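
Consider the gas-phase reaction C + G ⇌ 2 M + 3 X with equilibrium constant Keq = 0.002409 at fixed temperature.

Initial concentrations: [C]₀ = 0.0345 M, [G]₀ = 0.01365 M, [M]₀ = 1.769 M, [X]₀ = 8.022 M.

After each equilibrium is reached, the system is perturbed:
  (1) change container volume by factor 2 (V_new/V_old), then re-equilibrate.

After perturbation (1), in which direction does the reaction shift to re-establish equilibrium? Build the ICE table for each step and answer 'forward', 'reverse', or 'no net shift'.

Q₀ = 3.4305e+06 vs Keq = 0.002409 ⇒ Q>K, reverse
Step 1:
                   C          G          M          X
  Initial     0.0345    0.01365      1.769      8.022
  Change      0.8827     0.8827     -1.765     -2.648
  Equil       0.9172     0.8964   0.003572      5.374
  solve Keq expr → x = -0.8827; check Q = 0.002409
Then change container volume by factor 2 (V_new/V_old).
Step 2:
                   C          G          M          X
  Initial     0.4586     0.4482   0.001786      2.687
  Change   -0.001617  -0.001617   0.003234   0.004852
  Equil        0.457     0.4466   0.005021      2.692
  solve Keq expr → x = 0.001617; check Q = 0.002409

Direction: forward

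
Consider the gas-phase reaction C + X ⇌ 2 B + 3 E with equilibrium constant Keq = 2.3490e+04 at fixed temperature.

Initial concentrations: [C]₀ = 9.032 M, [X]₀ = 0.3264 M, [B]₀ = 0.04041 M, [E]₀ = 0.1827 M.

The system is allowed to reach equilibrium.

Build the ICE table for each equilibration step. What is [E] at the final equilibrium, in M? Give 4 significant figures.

Q₀ = 3.3780e-06 vs Keq = 2.3490e+04 ⇒ Q<K, forward
Step 1:
                   C          X          B          E
  Initial      9.032     0.3264    0.04041     0.1827
  Change     -0.3264    -0.3264     0.6528     0.9792
  Equil        8.706 3.6858e-06     0.6932      1.162
  solve Keq expr → x = 0.3264; check Q = 2.3490e+04

[E]_eq = 1.162 M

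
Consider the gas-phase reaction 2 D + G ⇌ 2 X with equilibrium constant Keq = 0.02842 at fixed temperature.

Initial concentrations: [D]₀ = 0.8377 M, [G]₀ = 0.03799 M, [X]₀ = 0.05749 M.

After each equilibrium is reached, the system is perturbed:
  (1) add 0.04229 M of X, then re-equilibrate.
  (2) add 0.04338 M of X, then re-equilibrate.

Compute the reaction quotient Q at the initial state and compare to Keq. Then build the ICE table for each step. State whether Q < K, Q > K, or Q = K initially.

Q₀ = 0.124; Q > K (proceeds reverse)

Q₀ = 0.124 vs Keq = 0.02842 ⇒ Q>K, reverse
Step 1:
                    D           G           X
  I            0.8377     0.03799     0.05749
  C           0.02484     0.01242    -0.02484
  E            0.8625     0.05041     0.03265
  solve Keq expr → x = -0.01242; check Q = 0.02842
Then add 0.04229 M of X.
Step 2:
                    D           G           X
  I            0.8625     0.05041     0.07494
  C           0.03543     0.01771    -0.03543
  E             0.898     0.06812     0.03951
  solve Keq expr → x = -0.01771; check Q = 0.02842
Then add 0.04338 M of X.
Step 3:
                    D           G           X
  I             0.898     0.06812     0.08289
  C           0.03658     0.01829    -0.03658
  E            0.9345     0.08641     0.04631
  solve Keq expr → x = -0.01829; check Q = 0.02842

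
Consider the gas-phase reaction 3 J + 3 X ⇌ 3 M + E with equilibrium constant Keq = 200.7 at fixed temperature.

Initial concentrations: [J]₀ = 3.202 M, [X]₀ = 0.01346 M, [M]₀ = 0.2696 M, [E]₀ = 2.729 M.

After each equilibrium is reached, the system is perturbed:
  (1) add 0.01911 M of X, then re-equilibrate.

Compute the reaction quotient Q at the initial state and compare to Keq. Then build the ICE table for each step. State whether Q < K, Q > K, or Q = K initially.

Q₀ = 668 vs Keq = 200.7 ⇒ Q>K, reverse
Step 1:
                   J          X          M          E
  init         3.202    0.01346     0.2696      2.729
  Δ         0.006136   0.006136  -0.006136  -0.002045
  eq           3.208     0.0196     0.2635      2.727
  solve Keq expr → x = -0.002045; check Q = 200.7
Then add 0.01911 M of X.
Step 2:
                   J          X          M          E
  init         3.208    0.03871     0.2635      2.727
  Δ         -0.01767   -0.01767    0.01767   0.005888
  eq            3.19    0.02104     0.2811      2.733
  solve Keq expr → x = 0.005888; check Q = 200.7

Q₀ = 668; Q > K (proceeds reverse)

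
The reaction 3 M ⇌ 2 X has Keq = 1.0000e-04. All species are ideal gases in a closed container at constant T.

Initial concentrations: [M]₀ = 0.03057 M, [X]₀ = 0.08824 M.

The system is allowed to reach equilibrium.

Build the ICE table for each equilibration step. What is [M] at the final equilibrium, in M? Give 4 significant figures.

Q₀ = 272.5 vs Keq = 1.0000e-04 ⇒ Q>K, reverse
Step 1:
                  M         X
  Initial   0.03057   0.08824
  Change     0.1314  -0.08759
  Equil       0.162 6.5175e-04
  solve Keq expr → x = -0.04379; check Q = 1.0000e-04

[M]_eq = 0.162 M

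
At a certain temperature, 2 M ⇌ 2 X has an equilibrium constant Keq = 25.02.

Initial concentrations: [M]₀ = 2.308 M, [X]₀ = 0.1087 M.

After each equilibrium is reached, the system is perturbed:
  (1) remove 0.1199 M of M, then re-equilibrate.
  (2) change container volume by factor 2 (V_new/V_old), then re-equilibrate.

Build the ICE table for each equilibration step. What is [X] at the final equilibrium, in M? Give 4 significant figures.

Q₀ = 0.002218 vs Keq = 25.02 ⇒ Q<K, forward
Step 1:
                    M           X
  init          2.308      0.1087
  Δ            -1.905       1.905
  eq           0.4026       2.014
  solve Keq expr → x = 0.9527; check Q = 25.02
Then remove 0.1199 M of M.
Step 2:
                    M           X
  init         0.2827       2.014
  Δ           0.09992    -0.09992
  eq           0.3827       1.914
  solve Keq expr → x = -0.04996; check Q = 25.02
Then change container volume by factor 2 (V_new/V_old).
Step 3:
                    M           X
  init         0.1913      0.9571
  Δ                 0           0
  eq           0.1913      0.9571
  solve Keq expr → x = 0; check Q = 25.02

[X]_eq = 0.9571 M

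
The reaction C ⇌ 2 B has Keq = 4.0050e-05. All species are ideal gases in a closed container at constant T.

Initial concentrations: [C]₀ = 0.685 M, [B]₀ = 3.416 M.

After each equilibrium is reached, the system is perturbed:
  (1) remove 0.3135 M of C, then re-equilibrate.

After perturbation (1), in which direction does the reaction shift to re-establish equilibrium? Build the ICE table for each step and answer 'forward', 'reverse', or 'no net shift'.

Q₀ = 17.04 vs Keq = 4.0050e-05 ⇒ Q>K, reverse
Step 1:
                  C         B
  Initial     0.685     3.416
  Change      1.703    -3.406
  Equil       2.388   0.00978
  solve Keq expr → x = -1.703; check Q = 4.0050e-05
Then remove 0.3135 M of C.
Step 2:
                  C         B
  Initial     2.075   0.00978
  Change  3.3188e-04 -6.6377e-04
  Equil       2.075  0.009116
  solve Keq expr → x = -3.3188e-04; check Q = 4.0050e-05

Direction: reverse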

• **Exercise aim**
For each line in the data that holds the word "ideal", copy the line.

• **Solution to this task**
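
The reaction 3 M ⇌ 2 X has Keq = 1.0000e-04. All species are ideal gases in a closed container at constant T.
The reaction C ⇌ 2 B has Keq = 4.0050e-05. All species are ideal gases in a closed container at constant T.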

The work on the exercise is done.